[Stored items]

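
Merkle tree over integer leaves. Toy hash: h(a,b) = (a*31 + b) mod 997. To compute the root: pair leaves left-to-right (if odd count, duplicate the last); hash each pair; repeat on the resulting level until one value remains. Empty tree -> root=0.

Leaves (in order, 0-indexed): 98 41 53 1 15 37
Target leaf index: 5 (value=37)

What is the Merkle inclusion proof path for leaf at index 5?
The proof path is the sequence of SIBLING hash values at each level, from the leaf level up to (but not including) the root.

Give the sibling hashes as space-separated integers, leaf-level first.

L0 (leaves): [98, 41, 53, 1, 15, 37], target index=5
L1: h(98,41)=(98*31+41)%997=88 [pair 0] h(53,1)=(53*31+1)%997=647 [pair 1] h(15,37)=(15*31+37)%997=502 [pair 2] -> [88, 647, 502]
  Sibling for proof at L0: 15
L2: h(88,647)=(88*31+647)%997=384 [pair 0] h(502,502)=(502*31+502)%997=112 [pair 1] -> [384, 112]
  Sibling for proof at L1: 502
L3: h(384,112)=(384*31+112)%997=52 [pair 0] -> [52]
  Sibling for proof at L2: 384
Root: 52
Proof path (sibling hashes from leaf to root): [15, 502, 384]

Answer: 15 502 384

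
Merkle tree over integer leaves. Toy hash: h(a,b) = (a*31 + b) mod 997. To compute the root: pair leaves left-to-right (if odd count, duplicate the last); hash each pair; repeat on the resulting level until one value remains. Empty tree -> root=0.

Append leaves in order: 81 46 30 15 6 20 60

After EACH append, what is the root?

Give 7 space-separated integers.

Answer: 81 563 467 452 216 664 384

Derivation:
After append 81 (leaves=[81]):
  L0: [81]
  root=81
After append 46 (leaves=[81, 46]):
  L0: [81, 46]
  L1: h(81,46)=(81*31+46)%997=563 -> [563]
  root=563
After append 30 (leaves=[81, 46, 30]):
  L0: [81, 46, 30]
  L1: h(81,46)=(81*31+46)%997=563 h(30,30)=(30*31+30)%997=960 -> [563, 960]
  L2: h(563,960)=(563*31+960)%997=467 -> [467]
  root=467
After append 15 (leaves=[81, 46, 30, 15]):
  L0: [81, 46, 30, 15]
  L1: h(81,46)=(81*31+46)%997=563 h(30,15)=(30*31+15)%997=945 -> [563, 945]
  L2: h(563,945)=(563*31+945)%997=452 -> [452]
  root=452
After append 6 (leaves=[81, 46, 30, 15, 6]):
  L0: [81, 46, 30, 15, 6]
  L1: h(81,46)=(81*31+46)%997=563 h(30,15)=(30*31+15)%997=945 h(6,6)=(6*31+6)%997=192 -> [563, 945, 192]
  L2: h(563,945)=(563*31+945)%997=452 h(192,192)=(192*31+192)%997=162 -> [452, 162]
  L3: h(452,162)=(452*31+162)%997=216 -> [216]
  root=216
After append 20 (leaves=[81, 46, 30, 15, 6, 20]):
  L0: [81, 46, 30, 15, 6, 20]
  L1: h(81,46)=(81*31+46)%997=563 h(30,15)=(30*31+15)%997=945 h(6,20)=(6*31+20)%997=206 -> [563, 945, 206]
  L2: h(563,945)=(563*31+945)%997=452 h(206,206)=(206*31+206)%997=610 -> [452, 610]
  L3: h(452,610)=(452*31+610)%997=664 -> [664]
  root=664
After append 60 (leaves=[81, 46, 30, 15, 6, 20, 60]):
  L0: [81, 46, 30, 15, 6, 20, 60]
  L1: h(81,46)=(81*31+46)%997=563 h(30,15)=(30*31+15)%997=945 h(6,20)=(6*31+20)%997=206 h(60,60)=(60*31+60)%997=923 -> [563, 945, 206, 923]
  L2: h(563,945)=(563*31+945)%997=452 h(206,923)=(206*31+923)%997=330 -> [452, 330]
  L3: h(452,330)=(452*31+330)%997=384 -> [384]
  root=384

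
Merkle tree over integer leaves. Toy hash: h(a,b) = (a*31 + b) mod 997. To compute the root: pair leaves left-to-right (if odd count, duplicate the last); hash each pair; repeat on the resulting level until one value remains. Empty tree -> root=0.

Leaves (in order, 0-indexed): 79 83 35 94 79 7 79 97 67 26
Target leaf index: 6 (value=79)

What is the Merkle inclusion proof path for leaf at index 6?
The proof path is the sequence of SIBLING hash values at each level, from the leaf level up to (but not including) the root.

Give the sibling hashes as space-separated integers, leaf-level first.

Answer: 97 462 908 949

Derivation:
L0 (leaves): [79, 83, 35, 94, 79, 7, 79, 97, 67, 26], target index=6
L1: h(79,83)=(79*31+83)%997=538 [pair 0] h(35,94)=(35*31+94)%997=182 [pair 1] h(79,7)=(79*31+7)%997=462 [pair 2] h(79,97)=(79*31+97)%997=552 [pair 3] h(67,26)=(67*31+26)%997=109 [pair 4] -> [538, 182, 462, 552, 109]
  Sibling for proof at L0: 97
L2: h(538,182)=(538*31+182)%997=908 [pair 0] h(462,552)=(462*31+552)%997=916 [pair 1] h(109,109)=(109*31+109)%997=497 [pair 2] -> [908, 916, 497]
  Sibling for proof at L1: 462
L3: h(908,916)=(908*31+916)%997=151 [pair 0] h(497,497)=(497*31+497)%997=949 [pair 1] -> [151, 949]
  Sibling for proof at L2: 908
L4: h(151,949)=(151*31+949)%997=645 [pair 0] -> [645]
  Sibling for proof at L3: 949
Root: 645
Proof path (sibling hashes from leaf to root): [97, 462, 908, 949]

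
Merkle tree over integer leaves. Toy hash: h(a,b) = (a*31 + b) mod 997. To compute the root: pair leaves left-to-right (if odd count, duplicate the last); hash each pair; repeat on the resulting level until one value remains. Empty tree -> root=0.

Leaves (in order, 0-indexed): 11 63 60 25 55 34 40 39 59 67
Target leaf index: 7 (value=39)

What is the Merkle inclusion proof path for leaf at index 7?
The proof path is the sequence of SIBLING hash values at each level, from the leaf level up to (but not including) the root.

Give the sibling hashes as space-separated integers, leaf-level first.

Answer: 40 742 451 345

Derivation:
L0 (leaves): [11, 63, 60, 25, 55, 34, 40, 39, 59, 67], target index=7
L1: h(11,63)=(11*31+63)%997=404 [pair 0] h(60,25)=(60*31+25)%997=888 [pair 1] h(55,34)=(55*31+34)%997=742 [pair 2] h(40,39)=(40*31+39)%997=282 [pair 3] h(59,67)=(59*31+67)%997=899 [pair 4] -> [404, 888, 742, 282, 899]
  Sibling for proof at L0: 40
L2: h(404,888)=(404*31+888)%997=451 [pair 0] h(742,282)=(742*31+282)%997=353 [pair 1] h(899,899)=(899*31+899)%997=852 [pair 2] -> [451, 353, 852]
  Sibling for proof at L1: 742
L3: h(451,353)=(451*31+353)%997=376 [pair 0] h(852,852)=(852*31+852)%997=345 [pair 1] -> [376, 345]
  Sibling for proof at L2: 451
L4: h(376,345)=(376*31+345)%997=37 [pair 0] -> [37]
  Sibling for proof at L3: 345
Root: 37
Proof path (sibling hashes from leaf to root): [40, 742, 451, 345]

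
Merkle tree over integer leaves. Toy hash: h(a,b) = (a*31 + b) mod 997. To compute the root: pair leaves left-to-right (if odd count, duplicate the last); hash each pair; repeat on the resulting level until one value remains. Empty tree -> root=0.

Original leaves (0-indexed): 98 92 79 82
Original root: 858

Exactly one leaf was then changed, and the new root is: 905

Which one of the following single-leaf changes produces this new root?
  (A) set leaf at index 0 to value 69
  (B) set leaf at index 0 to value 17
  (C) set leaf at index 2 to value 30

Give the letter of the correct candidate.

Answer: A

Derivation:
Original leaves: [98, 92, 79, 82]
Target new root: 905
Try each candidate change and compute the resulting root:
Candidate A: set leaf[0] = 69 -> leaves = [69, 92, 79, 82]
  L0: [69, 92, 79, 82]
  L1: h(69,92)=(69*31+92)%997=237 h(79,82)=(79*31+82)%997=537 -> [237, 537]
  L2: h(237,537)=(237*31+537)%997=905 -> [905]
  root = 905 == target 905  ** MATCH **
Candidate B: set leaf[0] = 17 -> leaves = [17, 92, 79, 82]
  L0: [17, 92, 79, 82]
  L1: h(17,92)=(17*31+92)%997=619 h(79,82)=(79*31+82)%997=537 -> [619, 537]
  L2: h(619,537)=(619*31+537)%997=783 -> [783]
  root = 783 != target 905
Candidate C: set leaf[2] = 30 -> leaves = [98, 92, 30, 82]
  L0: [98, 92, 30, 82]
  L1: h(98,92)=(98*31+92)%997=139 h(30,82)=(30*31+82)%997=15 -> [139, 15]
  L2: h(139,15)=(139*31+15)%997=336 -> [336]
  root = 336 != target 905
Candidate A produces the target root.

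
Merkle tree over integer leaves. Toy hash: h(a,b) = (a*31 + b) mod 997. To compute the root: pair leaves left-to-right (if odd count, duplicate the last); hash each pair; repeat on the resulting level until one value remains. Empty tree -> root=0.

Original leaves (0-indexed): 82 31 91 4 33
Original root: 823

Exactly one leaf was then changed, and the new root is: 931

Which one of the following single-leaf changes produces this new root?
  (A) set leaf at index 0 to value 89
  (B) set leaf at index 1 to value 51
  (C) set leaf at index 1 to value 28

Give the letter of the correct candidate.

Original leaves: [82, 31, 91, 4, 33]
Target new root: 931
Try each candidate change and compute the resulting root:
Candidate A: set leaf[0] = 89 -> leaves = [89, 31, 91, 4, 33]
  L0: [89, 31, 91, 4, 33]
  L1: h(89,31)=(89*31+31)%997=796 h(91,4)=(91*31+4)%997=831 h(33,33)=(33*31+33)%997=59 -> [796, 831, 59]
  L2: h(796,831)=(796*31+831)%997=582 h(59,59)=(59*31+59)%997=891 -> [582, 891]
  L3: h(582,891)=(582*31+891)%997=987 -> [987]
  root = 987 != target 931
Candidate B: set leaf[1] = 51 -> leaves = [82, 51, 91, 4, 33]
  L0: [82, 51, 91, 4, 33]
  L1: h(82,51)=(82*31+51)%997=599 h(91,4)=(91*31+4)%997=831 h(33,33)=(33*31+33)%997=59 -> [599, 831, 59]
  L2: h(599,831)=(599*31+831)%997=457 h(59,59)=(59*31+59)%997=891 -> [457, 891]
  L3: h(457,891)=(457*31+891)%997=103 -> [103]
  root = 103 != target 931
Candidate C: set leaf[1] = 28 -> leaves = [82, 28, 91, 4, 33]
  L0: [82, 28, 91, 4, 33]
  L1: h(82,28)=(82*31+28)%997=576 h(91,4)=(91*31+4)%997=831 h(33,33)=(33*31+33)%997=59 -> [576, 831, 59]
  L2: h(576,831)=(576*31+831)%997=741 h(59,59)=(59*31+59)%997=891 -> [741, 891]
  L3: h(741,891)=(741*31+891)%997=931 -> [931]
  root = 931 == target 931  ** MATCH **
Candidate C produces the target root.

Answer: C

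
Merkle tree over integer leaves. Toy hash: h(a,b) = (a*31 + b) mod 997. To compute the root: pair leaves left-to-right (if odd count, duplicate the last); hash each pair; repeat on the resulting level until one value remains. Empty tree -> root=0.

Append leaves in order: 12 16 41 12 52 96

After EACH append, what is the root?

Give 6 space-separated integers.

After append 12 (leaves=[12]):
  L0: [12]
  root=12
After append 16 (leaves=[12, 16]):
  L0: [12, 16]
  L1: h(12,16)=(12*31+16)%997=388 -> [388]
  root=388
After append 41 (leaves=[12, 16, 41]):
  L0: [12, 16, 41]
  L1: h(12,16)=(12*31+16)%997=388 h(41,41)=(41*31+41)%997=315 -> [388, 315]
  L2: h(388,315)=(388*31+315)%997=379 -> [379]
  root=379
After append 12 (leaves=[12, 16, 41, 12]):
  L0: [12, 16, 41, 12]
  L1: h(12,16)=(12*31+16)%997=388 h(41,12)=(41*31+12)%997=286 -> [388, 286]
  L2: h(388,286)=(388*31+286)%997=350 -> [350]
  root=350
After append 52 (leaves=[12, 16, 41, 12, 52]):
  L0: [12, 16, 41, 12, 52]
  L1: h(12,16)=(12*31+16)%997=388 h(41,12)=(41*31+12)%997=286 h(52,52)=(52*31+52)%997=667 -> [388, 286, 667]
  L2: h(388,286)=(388*31+286)%997=350 h(667,667)=(667*31+667)%997=407 -> [350, 407]
  L3: h(350,407)=(350*31+407)%997=290 -> [290]
  root=290
After append 96 (leaves=[12, 16, 41, 12, 52, 96]):
  L0: [12, 16, 41, 12, 52, 96]
  L1: h(12,16)=(12*31+16)%997=388 h(41,12)=(41*31+12)%997=286 h(52,96)=(52*31+96)%997=711 -> [388, 286, 711]
  L2: h(388,286)=(388*31+286)%997=350 h(711,711)=(711*31+711)%997=818 -> [350, 818]
  L3: h(350,818)=(350*31+818)%997=701 -> [701]
  root=701

Answer: 12 388 379 350 290 701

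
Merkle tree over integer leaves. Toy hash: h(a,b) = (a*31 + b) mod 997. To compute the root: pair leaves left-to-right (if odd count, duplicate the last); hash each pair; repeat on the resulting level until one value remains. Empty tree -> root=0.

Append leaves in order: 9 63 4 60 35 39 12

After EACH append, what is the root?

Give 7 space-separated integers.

After append 9 (leaves=[9]):
  L0: [9]
  root=9
After append 63 (leaves=[9, 63]):
  L0: [9, 63]
  L1: h(9,63)=(9*31+63)%997=342 -> [342]
  root=342
After append 4 (leaves=[9, 63, 4]):
  L0: [9, 63, 4]
  L1: h(9,63)=(9*31+63)%997=342 h(4,4)=(4*31+4)%997=128 -> [342, 128]
  L2: h(342,128)=(342*31+128)%997=760 -> [760]
  root=760
After append 60 (leaves=[9, 63, 4, 60]):
  L0: [9, 63, 4, 60]
  L1: h(9,63)=(9*31+63)%997=342 h(4,60)=(4*31+60)%997=184 -> [342, 184]
  L2: h(342,184)=(342*31+184)%997=816 -> [816]
  root=816
After append 35 (leaves=[9, 63, 4, 60, 35]):
  L0: [9, 63, 4, 60, 35]
  L1: h(9,63)=(9*31+63)%997=342 h(4,60)=(4*31+60)%997=184 h(35,35)=(35*31+35)%997=123 -> [342, 184, 123]
  L2: h(342,184)=(342*31+184)%997=816 h(123,123)=(123*31+123)%997=945 -> [816, 945]
  L3: h(816,945)=(816*31+945)%997=319 -> [319]
  root=319
After append 39 (leaves=[9, 63, 4, 60, 35, 39]):
  L0: [9, 63, 4, 60, 35, 39]
  L1: h(9,63)=(9*31+63)%997=342 h(4,60)=(4*31+60)%997=184 h(35,39)=(35*31+39)%997=127 -> [342, 184, 127]
  L2: h(342,184)=(342*31+184)%997=816 h(127,127)=(127*31+127)%997=76 -> [816, 76]
  L3: h(816,76)=(816*31+76)%997=447 -> [447]
  root=447
After append 12 (leaves=[9, 63, 4, 60, 35, 39, 12]):
  L0: [9, 63, 4, 60, 35, 39, 12]
  L1: h(9,63)=(9*31+63)%997=342 h(4,60)=(4*31+60)%997=184 h(35,39)=(35*31+39)%997=127 h(12,12)=(12*31+12)%997=384 -> [342, 184, 127, 384]
  L2: h(342,184)=(342*31+184)%997=816 h(127,384)=(127*31+384)%997=333 -> [816, 333]
  L3: h(816,333)=(816*31+333)%997=704 -> [704]
  root=704

Answer: 9 342 760 816 319 447 704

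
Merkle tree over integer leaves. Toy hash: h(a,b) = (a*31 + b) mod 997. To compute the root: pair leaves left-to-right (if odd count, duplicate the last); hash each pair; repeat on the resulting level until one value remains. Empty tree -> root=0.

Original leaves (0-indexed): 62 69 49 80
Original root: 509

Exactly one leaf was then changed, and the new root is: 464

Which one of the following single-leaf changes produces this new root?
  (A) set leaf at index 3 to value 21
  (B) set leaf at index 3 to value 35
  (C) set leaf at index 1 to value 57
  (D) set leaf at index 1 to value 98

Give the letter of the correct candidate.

Answer: B

Derivation:
Original leaves: [62, 69, 49, 80]
Target new root: 464
Try each candidate change and compute the resulting root:
Candidate A: set leaf[3] = 21 -> leaves = [62, 69, 49, 21]
  L0: [62, 69, 49, 21]
  L1: h(62,69)=(62*31+69)%997=994 h(49,21)=(49*31+21)%997=543 -> [994, 543]
  L2: h(994,543)=(994*31+543)%997=450 -> [450]
  root = 450 != target 464
Candidate B: set leaf[3] = 35 -> leaves = [62, 69, 49, 35]
  L0: [62, 69, 49, 35]
  L1: h(62,69)=(62*31+69)%997=994 h(49,35)=(49*31+35)%997=557 -> [994, 557]
  L2: h(994,557)=(994*31+557)%997=464 -> [464]
  root = 464 == target 464  ** MATCH **
Candidate C: set leaf[1] = 57 -> leaves = [62, 57, 49, 80]
  L0: [62, 57, 49, 80]
  L1: h(62,57)=(62*31+57)%997=982 h(49,80)=(49*31+80)%997=602 -> [982, 602]
  L2: h(982,602)=(982*31+602)%997=137 -> [137]
  root = 137 != target 464
Candidate D: set leaf[1] = 98 -> leaves = [62, 98, 49, 80]
  L0: [62, 98, 49, 80]
  L1: h(62,98)=(62*31+98)%997=26 h(49,80)=(49*31+80)%997=602 -> [26, 602]
  L2: h(26,602)=(26*31+602)%997=411 -> [411]
  root = 411 != target 464
Candidate B produces the target root.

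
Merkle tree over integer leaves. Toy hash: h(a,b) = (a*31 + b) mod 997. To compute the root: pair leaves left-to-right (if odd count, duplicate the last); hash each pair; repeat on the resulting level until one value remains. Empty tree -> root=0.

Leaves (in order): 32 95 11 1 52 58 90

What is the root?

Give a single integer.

L0: [32, 95, 11, 1, 52, 58, 90]
L1: h(32,95)=(32*31+95)%997=90 h(11,1)=(11*31+1)%997=342 h(52,58)=(52*31+58)%997=673 h(90,90)=(90*31+90)%997=886 -> [90, 342, 673, 886]
L2: h(90,342)=(90*31+342)%997=141 h(673,886)=(673*31+886)%997=812 -> [141, 812]
L3: h(141,812)=(141*31+812)%997=198 -> [198]

Answer: 198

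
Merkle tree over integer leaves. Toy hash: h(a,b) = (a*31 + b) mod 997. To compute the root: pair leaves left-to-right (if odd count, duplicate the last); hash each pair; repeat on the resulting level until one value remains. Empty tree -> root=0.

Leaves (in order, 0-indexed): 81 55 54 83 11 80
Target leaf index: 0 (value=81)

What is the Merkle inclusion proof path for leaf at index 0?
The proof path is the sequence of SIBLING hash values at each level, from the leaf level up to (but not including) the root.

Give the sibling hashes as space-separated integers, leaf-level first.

Answer: 55 760 511

Derivation:
L0 (leaves): [81, 55, 54, 83, 11, 80], target index=0
L1: h(81,55)=(81*31+55)%997=572 [pair 0] h(54,83)=(54*31+83)%997=760 [pair 1] h(11,80)=(11*31+80)%997=421 [pair 2] -> [572, 760, 421]
  Sibling for proof at L0: 55
L2: h(572,760)=(572*31+760)%997=546 [pair 0] h(421,421)=(421*31+421)%997=511 [pair 1] -> [546, 511]
  Sibling for proof at L1: 760
L3: h(546,511)=(546*31+511)%997=488 [pair 0] -> [488]
  Sibling for proof at L2: 511
Root: 488
Proof path (sibling hashes from leaf to root): [55, 760, 511]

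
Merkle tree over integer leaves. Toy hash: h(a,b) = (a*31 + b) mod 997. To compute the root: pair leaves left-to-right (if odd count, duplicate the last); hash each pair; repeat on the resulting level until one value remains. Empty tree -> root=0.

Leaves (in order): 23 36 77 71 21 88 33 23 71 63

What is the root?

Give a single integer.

Answer: 995

Derivation:
L0: [23, 36, 77, 71, 21, 88, 33, 23, 71, 63]
L1: h(23,36)=(23*31+36)%997=749 h(77,71)=(77*31+71)%997=464 h(21,88)=(21*31+88)%997=739 h(33,23)=(33*31+23)%997=49 h(71,63)=(71*31+63)%997=270 -> [749, 464, 739, 49, 270]
L2: h(749,464)=(749*31+464)%997=752 h(739,49)=(739*31+49)%997=27 h(270,270)=(270*31+270)%997=664 -> [752, 27, 664]
L3: h(752,27)=(752*31+27)%997=408 h(664,664)=(664*31+664)%997=311 -> [408, 311]
L4: h(408,311)=(408*31+311)%997=995 -> [995]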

**Try it:** Print the first line of the records above and each line after it, exactly, through the line with "at index 5?".

**Response:**
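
Merkle tree over integer leaves. Toy hash: h(a,b) = (a*31 + b) mod 997. To compute the root: pair leaves left-to-right (if odd count, duplicate the last); hash each pair; repeat on the resulting level until one value remains. Empty tree -> root=0.

Leaves (in order, 0-indexed): 98 41 53 1 15 37
Target leaf index: 5 (value=37)

What is the Merkle inclusion proof path for leaf at index 5?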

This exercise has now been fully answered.